● **BRIEF**
In the material below, the lines containing the word "their" are required; copy each of them.
*** DATA SHOWN Section Begins ***
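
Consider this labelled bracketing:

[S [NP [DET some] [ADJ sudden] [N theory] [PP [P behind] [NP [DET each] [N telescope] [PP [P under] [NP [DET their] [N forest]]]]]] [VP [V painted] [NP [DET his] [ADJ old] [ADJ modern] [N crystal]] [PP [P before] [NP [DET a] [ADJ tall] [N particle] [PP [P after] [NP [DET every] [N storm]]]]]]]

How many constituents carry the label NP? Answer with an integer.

Scanning left to right, an opening `[NP` appears at word positions 1, 5, 8, 11, 16, 20 — 6 in total.

6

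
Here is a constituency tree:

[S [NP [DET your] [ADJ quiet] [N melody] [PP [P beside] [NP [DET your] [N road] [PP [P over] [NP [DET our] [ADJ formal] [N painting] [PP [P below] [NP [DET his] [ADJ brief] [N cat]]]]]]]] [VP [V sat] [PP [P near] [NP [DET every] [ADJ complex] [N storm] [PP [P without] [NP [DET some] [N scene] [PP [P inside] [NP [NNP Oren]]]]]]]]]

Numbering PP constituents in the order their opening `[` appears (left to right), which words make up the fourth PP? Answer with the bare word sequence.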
*** DATA SHOWN Section Ends ***
● **WRITTEN ANSWER**
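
[S [NP [DET some] [ADJ sudden] [N theory] [PP [P behind] [NP [DET each] [N telescope] [PP [P under] [NP [DET their] [N forest]]]]]] [VP [V painted] [NP [DET his] [ADJ old] [ADJ modern] [N crystal]] [PP [P before] [NP [DET a] [ADJ tall] [N particle] [PP [P after] [NP [DET every] [N storm]]]]]]]
Numbering PP constituents in the order their opening `[` appears (left to right), which words make up the fourth PP? Answer with the bare word sequence.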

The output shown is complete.